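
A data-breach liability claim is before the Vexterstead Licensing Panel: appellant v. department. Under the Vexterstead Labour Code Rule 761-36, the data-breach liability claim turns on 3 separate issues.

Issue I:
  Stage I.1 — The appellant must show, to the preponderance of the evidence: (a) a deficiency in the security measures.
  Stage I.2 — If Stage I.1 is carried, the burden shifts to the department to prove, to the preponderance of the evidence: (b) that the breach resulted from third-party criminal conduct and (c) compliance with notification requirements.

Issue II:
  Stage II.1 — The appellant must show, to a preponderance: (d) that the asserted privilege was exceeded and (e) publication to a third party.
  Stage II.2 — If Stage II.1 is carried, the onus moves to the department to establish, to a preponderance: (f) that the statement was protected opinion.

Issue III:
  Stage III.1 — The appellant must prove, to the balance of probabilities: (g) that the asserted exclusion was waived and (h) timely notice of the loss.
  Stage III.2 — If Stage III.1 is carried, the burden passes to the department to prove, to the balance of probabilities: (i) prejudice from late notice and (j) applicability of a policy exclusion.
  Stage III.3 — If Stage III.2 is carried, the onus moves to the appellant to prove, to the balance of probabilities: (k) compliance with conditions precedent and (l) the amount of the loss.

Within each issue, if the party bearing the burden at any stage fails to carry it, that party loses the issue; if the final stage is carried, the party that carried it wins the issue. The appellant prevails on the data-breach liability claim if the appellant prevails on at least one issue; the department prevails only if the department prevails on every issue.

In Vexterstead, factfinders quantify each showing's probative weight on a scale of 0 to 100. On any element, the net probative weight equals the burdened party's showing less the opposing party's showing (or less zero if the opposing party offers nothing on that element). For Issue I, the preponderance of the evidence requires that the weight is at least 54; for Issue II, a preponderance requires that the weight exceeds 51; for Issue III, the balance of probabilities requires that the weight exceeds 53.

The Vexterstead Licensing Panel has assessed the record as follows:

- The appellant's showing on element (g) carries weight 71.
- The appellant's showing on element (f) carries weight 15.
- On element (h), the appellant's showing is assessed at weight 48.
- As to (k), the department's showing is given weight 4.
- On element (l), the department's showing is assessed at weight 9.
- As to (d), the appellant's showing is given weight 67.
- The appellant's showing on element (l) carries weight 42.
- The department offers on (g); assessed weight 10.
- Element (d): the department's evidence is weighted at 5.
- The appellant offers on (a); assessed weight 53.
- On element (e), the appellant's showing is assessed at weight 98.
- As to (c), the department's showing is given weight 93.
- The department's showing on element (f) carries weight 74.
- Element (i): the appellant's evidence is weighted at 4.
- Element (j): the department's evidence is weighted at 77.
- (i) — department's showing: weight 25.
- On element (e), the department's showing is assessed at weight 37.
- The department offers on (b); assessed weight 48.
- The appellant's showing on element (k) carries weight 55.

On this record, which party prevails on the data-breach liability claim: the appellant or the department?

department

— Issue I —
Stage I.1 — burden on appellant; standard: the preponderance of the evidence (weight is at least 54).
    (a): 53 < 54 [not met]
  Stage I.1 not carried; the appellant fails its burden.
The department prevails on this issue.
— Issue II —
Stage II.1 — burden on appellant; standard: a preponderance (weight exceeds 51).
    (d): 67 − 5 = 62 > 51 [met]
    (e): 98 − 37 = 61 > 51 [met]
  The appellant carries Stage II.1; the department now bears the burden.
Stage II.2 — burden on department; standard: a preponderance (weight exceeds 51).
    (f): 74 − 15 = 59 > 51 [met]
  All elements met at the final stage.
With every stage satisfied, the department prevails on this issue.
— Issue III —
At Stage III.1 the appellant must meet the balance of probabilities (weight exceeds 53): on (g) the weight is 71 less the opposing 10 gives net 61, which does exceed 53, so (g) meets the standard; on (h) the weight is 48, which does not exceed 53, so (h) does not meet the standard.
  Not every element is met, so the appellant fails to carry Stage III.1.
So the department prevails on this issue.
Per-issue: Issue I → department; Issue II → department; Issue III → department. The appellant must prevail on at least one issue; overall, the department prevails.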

---

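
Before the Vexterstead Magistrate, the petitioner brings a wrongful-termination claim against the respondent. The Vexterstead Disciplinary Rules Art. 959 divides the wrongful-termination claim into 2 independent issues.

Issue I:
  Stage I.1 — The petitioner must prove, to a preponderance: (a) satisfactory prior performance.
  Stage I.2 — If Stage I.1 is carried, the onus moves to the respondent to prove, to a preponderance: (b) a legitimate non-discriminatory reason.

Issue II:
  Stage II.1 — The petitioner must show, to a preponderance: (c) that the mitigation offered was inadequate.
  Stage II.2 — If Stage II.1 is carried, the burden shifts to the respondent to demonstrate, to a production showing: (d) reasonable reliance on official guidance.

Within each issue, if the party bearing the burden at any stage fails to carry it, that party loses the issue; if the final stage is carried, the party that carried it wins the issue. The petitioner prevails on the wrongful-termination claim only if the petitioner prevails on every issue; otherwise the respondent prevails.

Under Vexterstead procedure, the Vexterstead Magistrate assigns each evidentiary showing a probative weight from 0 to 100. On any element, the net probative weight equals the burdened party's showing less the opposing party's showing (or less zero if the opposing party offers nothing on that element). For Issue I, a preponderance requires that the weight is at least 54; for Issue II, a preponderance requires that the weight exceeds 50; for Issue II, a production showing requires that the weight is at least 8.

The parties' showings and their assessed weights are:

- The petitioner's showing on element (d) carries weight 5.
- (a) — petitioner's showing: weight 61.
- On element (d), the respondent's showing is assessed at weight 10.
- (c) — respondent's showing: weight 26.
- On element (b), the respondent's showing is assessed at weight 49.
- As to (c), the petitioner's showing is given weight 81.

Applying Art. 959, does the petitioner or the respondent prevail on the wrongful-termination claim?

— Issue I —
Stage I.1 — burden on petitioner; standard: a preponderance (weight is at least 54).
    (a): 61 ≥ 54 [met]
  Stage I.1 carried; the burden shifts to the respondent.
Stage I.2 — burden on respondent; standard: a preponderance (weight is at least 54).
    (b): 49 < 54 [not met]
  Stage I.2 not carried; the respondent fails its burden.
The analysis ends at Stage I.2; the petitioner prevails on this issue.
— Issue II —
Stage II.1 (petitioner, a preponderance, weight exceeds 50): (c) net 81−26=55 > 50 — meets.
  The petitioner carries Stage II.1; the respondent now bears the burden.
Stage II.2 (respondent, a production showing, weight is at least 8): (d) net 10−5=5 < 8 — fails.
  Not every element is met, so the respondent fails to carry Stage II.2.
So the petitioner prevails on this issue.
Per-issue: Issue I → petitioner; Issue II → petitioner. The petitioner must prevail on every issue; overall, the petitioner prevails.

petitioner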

> EXERCISE BRIEF
Copy every single line of the material above that holds "given".

> PROBLEM SOLUTION
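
- As to (k), the department's showing is given weight 4.
- As to (d), the appellant's showing is given weight 67.
- As to (c), the department's showing is given weight 93.
- As to (c), the petitioner's showing is given weight 81.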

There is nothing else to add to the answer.